Work to complete: Return all of the lines below exactly as they are.

Data for the task:
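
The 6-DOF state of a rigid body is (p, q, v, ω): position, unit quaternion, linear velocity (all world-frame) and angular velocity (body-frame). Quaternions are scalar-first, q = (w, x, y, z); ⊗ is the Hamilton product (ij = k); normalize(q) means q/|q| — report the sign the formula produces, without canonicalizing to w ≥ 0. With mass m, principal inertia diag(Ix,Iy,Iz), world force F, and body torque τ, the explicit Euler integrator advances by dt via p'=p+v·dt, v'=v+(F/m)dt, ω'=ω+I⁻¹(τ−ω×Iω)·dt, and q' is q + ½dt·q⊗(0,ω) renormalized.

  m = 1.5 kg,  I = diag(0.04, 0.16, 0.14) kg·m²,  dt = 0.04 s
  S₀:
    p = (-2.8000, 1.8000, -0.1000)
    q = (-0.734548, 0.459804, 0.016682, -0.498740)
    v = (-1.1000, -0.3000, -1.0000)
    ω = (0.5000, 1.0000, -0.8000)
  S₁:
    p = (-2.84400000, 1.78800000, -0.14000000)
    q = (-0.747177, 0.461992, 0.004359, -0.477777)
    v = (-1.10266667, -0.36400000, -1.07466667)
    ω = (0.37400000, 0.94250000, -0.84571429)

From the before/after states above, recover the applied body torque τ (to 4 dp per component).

rate change Δω = (-0.12600000, -0.05750000, -0.04571429)
applied torque τ = (-0.1100, -0.1900, -0.1000)

τ = (-0.1100, -0.1900, -0.1000)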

Problem solution:
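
The 6-DOF state of a rigid body is (p, q, v, ω): position, unit quaternion, linear velocity (all world-frame) and angular velocity (body-frame). Quaternions are scalar-first, q = (w, x, y, z); ⊗ is the Hamilton product (ij = k); normalize(q) means q/|q| — report the sign the formula produces, without canonicalizing to w ≥ 0. With mass m, principal inertia diag(Ix,Iy,Iz), world force F, and body torque τ, the explicit Euler integrator advances by dt via p'=p+v·dt, v'=v+(F/m)dt, ω'=ω+I⁻¹(τ−ω×Iω)·dt, and q' is q + ½dt·q⊗(0,ω) renormalized.

  m = 1.5 kg,  I = diag(0.04, 0.16, 0.14) kg·m²,  dt = 0.04 s
  S₀:
    p = (-2.8000, 1.8000, -0.1000)
    q = (-0.734548, 0.459804, 0.016682, -0.498740)
    v = (-1.1000, -0.3000, -1.0000)
    ω = (0.5000, 1.0000, -0.8000)
  S₁:
    p = (-2.84400000, 1.78800000, -0.14000000)
    q = (-0.747177, 0.461992, 0.004359, -0.477777)
    v = (-1.10266667, -0.36400000, -1.07466667)
    ω = (0.37400000, 0.94250000, -0.84571429)

From the before/after states above, recover the applied body torque τ (to 4 dp per component).

rate change Δω = (-0.12600000, -0.05750000, -0.04571429)
applied torque τ = (-0.1100, -0.1900, -0.1000)

τ = (-0.1100, -0.1900, -0.1000)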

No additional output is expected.